## [Material shown]
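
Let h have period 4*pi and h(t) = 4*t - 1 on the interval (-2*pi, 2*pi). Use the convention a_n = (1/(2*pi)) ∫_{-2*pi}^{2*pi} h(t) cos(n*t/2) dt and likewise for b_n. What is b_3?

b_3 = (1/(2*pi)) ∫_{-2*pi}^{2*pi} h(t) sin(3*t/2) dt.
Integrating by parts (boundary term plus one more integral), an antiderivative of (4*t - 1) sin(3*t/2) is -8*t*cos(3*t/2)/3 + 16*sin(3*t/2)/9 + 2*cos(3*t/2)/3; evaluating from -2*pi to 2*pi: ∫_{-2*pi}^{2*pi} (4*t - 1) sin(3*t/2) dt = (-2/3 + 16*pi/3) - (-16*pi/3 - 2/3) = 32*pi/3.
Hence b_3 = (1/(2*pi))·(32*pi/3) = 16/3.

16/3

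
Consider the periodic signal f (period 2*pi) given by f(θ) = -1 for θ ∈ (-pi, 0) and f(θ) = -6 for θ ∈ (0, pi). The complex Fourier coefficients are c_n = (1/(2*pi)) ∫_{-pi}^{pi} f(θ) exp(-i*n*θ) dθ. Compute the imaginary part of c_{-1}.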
---
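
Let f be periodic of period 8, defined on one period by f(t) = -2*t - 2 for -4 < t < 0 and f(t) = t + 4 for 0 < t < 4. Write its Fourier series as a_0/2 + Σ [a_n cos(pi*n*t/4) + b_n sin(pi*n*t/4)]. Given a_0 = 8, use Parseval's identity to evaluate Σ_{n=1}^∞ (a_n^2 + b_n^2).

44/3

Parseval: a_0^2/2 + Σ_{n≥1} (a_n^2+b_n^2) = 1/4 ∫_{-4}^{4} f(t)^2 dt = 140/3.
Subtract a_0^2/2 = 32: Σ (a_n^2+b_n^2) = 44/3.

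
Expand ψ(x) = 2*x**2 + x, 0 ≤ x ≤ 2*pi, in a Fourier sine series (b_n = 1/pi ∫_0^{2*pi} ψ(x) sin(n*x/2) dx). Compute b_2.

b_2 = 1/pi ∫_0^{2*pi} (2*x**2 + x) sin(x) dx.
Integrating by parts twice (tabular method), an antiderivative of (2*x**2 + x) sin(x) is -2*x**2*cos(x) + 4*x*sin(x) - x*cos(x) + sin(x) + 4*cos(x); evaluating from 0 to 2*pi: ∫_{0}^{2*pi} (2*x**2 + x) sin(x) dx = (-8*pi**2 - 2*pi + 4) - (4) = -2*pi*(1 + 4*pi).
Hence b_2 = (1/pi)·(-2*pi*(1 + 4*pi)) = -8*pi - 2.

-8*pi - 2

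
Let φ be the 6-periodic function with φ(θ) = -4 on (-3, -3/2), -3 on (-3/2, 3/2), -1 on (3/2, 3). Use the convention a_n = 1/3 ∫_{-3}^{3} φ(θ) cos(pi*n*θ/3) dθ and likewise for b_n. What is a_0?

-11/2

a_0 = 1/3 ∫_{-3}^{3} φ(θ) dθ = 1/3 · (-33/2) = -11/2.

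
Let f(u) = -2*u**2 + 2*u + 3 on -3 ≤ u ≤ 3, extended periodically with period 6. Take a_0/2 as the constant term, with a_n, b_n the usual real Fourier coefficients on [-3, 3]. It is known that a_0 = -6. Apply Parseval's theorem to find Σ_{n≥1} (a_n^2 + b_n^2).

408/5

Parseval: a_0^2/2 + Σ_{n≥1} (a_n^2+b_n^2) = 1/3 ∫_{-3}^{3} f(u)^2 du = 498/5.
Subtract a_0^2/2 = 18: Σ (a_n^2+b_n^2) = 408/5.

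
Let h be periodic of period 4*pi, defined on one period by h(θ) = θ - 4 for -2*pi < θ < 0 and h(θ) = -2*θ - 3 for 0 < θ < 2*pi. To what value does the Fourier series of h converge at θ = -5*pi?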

## [Your assignment]
Print only what lies in the material above starting at the line with "Let h have period" and ending at the line with "Consider the periodic", every line exactly as given.

## [Response to this exercise]
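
Let h have period 4*pi and h(t) = 4*t - 1 on the interval (-2*pi, 2*pi). Use the convention a_n = (1/(2*pi)) ∫_{-2*pi}^{2*pi} h(t) cos(n*t/2) dt and likewise for b_n. What is b_3?

b_3 = (1/(2*pi)) ∫_{-2*pi}^{2*pi} h(t) sin(3*t/2) dt.
Integrating by parts (boundary term plus one more integral), an antiderivative of (4*t - 1) sin(3*t/2) is -8*t*cos(3*t/2)/3 + 16*sin(3*t/2)/9 + 2*cos(3*t/2)/3; evaluating from -2*pi to 2*pi: ∫_{-2*pi}^{2*pi} (4*t - 1) sin(3*t/2) dt = (-2/3 + 16*pi/3) - (-16*pi/3 - 2/3) = 32*pi/3.
Hence b_3 = (1/(2*pi))·(32*pi/3) = 16/3.

16/3

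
Consider the periodic signal f (period 2*pi) given by f(θ) = -1 for θ ∈ (-pi, 0) and f(θ) = -6 for θ ∈ (0, pi). The complex Fourier coefficients are c_n = (1/(2*pi)) ∫_{-pi}^{pi} f(θ) exp(-i*n*θ) dθ. Compute the imaginary part of c_{-1}.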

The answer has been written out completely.